== Segment start ==
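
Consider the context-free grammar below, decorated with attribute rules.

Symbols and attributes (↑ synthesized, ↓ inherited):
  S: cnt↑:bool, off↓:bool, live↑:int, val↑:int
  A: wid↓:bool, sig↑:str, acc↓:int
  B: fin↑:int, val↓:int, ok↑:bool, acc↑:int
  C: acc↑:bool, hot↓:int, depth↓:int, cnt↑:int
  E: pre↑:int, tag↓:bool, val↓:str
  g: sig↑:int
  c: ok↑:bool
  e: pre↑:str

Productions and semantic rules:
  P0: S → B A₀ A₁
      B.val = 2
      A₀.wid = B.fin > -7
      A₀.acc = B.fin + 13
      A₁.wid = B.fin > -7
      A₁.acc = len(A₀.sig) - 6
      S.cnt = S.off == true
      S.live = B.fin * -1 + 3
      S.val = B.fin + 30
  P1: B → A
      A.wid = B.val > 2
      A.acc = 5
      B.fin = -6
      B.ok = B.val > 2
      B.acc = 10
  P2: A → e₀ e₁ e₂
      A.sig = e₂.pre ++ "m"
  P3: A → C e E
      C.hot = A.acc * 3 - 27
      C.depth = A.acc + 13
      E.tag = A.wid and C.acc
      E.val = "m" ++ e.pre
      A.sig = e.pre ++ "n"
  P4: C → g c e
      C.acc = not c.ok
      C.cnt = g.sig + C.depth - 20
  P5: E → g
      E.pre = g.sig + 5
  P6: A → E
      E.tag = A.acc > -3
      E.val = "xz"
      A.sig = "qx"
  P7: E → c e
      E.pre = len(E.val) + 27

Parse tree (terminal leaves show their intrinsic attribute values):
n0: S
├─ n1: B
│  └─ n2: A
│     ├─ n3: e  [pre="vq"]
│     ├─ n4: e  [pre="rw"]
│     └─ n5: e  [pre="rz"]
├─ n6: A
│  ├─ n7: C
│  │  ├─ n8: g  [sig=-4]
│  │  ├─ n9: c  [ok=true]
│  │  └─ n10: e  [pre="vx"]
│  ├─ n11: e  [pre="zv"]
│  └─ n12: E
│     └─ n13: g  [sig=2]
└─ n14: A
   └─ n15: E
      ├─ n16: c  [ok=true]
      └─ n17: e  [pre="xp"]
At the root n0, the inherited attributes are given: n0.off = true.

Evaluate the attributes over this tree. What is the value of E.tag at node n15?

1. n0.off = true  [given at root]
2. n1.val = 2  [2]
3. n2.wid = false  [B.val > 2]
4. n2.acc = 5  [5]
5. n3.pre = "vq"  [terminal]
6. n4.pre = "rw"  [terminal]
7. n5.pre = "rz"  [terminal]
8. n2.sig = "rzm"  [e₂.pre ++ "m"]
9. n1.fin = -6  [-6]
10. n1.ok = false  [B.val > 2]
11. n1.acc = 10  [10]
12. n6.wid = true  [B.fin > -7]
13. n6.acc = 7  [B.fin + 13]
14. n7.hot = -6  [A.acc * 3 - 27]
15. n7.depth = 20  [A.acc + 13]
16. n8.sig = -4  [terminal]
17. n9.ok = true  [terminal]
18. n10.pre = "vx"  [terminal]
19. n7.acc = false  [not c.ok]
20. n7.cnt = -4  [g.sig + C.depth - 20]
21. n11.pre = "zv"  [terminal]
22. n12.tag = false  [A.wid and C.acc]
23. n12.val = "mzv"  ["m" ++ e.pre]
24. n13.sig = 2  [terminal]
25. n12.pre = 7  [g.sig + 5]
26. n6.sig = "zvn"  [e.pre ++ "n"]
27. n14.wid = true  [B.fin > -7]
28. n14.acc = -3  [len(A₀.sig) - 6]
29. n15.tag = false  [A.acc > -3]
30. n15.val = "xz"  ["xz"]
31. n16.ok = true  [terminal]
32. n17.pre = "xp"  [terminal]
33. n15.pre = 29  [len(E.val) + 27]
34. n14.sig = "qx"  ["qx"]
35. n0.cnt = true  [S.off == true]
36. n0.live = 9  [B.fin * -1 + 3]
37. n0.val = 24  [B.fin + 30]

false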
== Segment end ==
WORK TO COMPLETE – Check every line of the entries for "rules" and report how many lines contain it, without any other words.

TASK OUTPUT – 2